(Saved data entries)
<<<<

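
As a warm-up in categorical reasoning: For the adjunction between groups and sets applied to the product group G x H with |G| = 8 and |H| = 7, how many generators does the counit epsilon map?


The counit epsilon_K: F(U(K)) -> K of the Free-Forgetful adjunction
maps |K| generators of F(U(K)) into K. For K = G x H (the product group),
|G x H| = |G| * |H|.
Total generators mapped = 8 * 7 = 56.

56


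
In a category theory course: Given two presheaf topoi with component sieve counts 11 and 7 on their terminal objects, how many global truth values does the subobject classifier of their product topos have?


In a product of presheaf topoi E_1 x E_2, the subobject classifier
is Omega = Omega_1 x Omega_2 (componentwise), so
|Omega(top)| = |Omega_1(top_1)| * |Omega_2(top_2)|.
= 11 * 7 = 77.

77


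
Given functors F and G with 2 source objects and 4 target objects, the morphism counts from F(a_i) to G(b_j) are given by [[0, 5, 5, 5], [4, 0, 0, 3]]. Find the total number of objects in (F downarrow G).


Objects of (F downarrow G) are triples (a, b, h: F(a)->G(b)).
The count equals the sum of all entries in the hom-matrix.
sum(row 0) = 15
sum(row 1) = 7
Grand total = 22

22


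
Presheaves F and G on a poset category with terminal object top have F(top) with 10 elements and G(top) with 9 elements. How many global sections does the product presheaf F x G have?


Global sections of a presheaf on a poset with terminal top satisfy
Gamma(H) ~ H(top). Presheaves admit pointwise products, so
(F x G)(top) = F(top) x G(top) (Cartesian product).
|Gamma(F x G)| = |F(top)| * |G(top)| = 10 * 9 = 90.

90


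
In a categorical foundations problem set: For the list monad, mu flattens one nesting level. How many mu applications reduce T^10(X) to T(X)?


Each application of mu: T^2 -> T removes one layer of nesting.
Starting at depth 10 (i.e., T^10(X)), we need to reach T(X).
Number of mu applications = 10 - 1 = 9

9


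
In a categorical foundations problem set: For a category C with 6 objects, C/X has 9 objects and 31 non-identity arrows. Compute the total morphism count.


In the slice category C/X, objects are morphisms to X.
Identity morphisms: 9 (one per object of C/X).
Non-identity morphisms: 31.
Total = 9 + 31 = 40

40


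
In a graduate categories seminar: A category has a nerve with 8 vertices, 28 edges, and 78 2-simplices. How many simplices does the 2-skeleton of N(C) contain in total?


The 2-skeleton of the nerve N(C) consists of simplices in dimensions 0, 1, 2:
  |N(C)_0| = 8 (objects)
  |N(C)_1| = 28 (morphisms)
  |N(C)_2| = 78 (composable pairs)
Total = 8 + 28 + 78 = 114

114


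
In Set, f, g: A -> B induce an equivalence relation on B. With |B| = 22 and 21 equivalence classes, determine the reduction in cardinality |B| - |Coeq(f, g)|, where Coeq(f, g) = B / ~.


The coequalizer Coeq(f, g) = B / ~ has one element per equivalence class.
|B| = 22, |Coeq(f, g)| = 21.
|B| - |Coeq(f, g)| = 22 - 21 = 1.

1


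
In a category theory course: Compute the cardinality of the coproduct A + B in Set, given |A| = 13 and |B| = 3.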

>>>>

Problem:
Exactly as written above, copy every line.

Solution for this exercise:
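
As a warm-up in categorical reasoning: For the adjunction between groups and sets applied to the product group G x H with |G| = 8 and |H| = 7, how many generators does the counit epsilon map?


The counit epsilon_K: F(U(K)) -> K of the Free-Forgetful adjunction
maps |K| generators of F(U(K)) into K. For K = G x H (the product group),
|G x H| = |G| * |H|.
Total generators mapped = 8 * 7 = 56.

56


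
In a category theory course: Given two presheaf topoi with component sieve counts 11 and 7 on their terminal objects, how many global truth values does the subobject classifier of their product topos have?


In a product of presheaf topoi E_1 x E_2, the subobject classifier
is Omega = Omega_1 x Omega_2 (componentwise), so
|Omega(top)| = |Omega_1(top_1)| * |Omega_2(top_2)|.
= 11 * 7 = 77.

77


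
Given functors F and G with 2 source objects and 4 target objects, the morphism counts from F(a_i) to G(b_j) are given by [[0, 5, 5, 5], [4, 0, 0, 3]]. Find the total number of objects in (F downarrow G).


Objects of (F downarrow G) are triples (a, b, h: F(a)->G(b)).
The count equals the sum of all entries in the hom-matrix.
sum(row 0) = 15
sum(row 1) = 7
Grand total = 22

22


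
Presheaves F and G on a poset category with terminal object top have F(top) with 10 elements and G(top) with 9 elements. How many global sections does the product presheaf F x G have?


Global sections of a presheaf on a poset with terminal top satisfy
Gamma(H) ~ H(top). Presheaves admit pointwise products, so
(F x G)(top) = F(top) x G(top) (Cartesian product).
|Gamma(F x G)| = |F(top)| * |G(top)| = 10 * 9 = 90.

90


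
In a categorical foundations problem set: For the list monad, mu flattens one nesting level. How many mu applications reduce T^10(X) to T(X)?


Each application of mu: T^2 -> T removes one layer of nesting.
Starting at depth 10 (i.e., T^10(X)), we need to reach T(X).
Number of mu applications = 10 - 1 = 9

9


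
In a categorical foundations problem set: For a category C with 6 objects, C/X has 9 objects and 31 non-identity arrows. Compute the total morphism count.


In the slice category C/X, objects are morphisms to X.
Identity morphisms: 9 (one per object of C/X).
Non-identity morphisms: 31.
Total = 9 + 31 = 40

40


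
In a graduate categories seminar: A category has a nerve with 8 vertices, 28 edges, and 78 2-simplices. How many simplices does the 2-skeleton of N(C) contain in total?


The 2-skeleton of the nerve N(C) consists of simplices in dimensions 0, 1, 2:
  |N(C)_0| = 8 (objects)
  |N(C)_1| = 28 (morphisms)
  |N(C)_2| = 78 (composable pairs)
Total = 8 + 28 + 78 = 114

114


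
In Set, f, g: A -> B induce an equivalence relation on B. With |B| = 22 and 21 equivalence classes, determine the reduction in cardinality |B| - |Coeq(f, g)|, where Coeq(f, g) = B / ~.


The coequalizer Coeq(f, g) = B / ~ has one element per equivalence class.
|B| = 22, |Coeq(f, g)| = 21.
|B| - |Coeq(f, g)| = 22 - 21 = 1.

1


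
In a category theory course: Compute the cardinality of the coproduct A + B in Set, given |A| = 13 and |B| = 3.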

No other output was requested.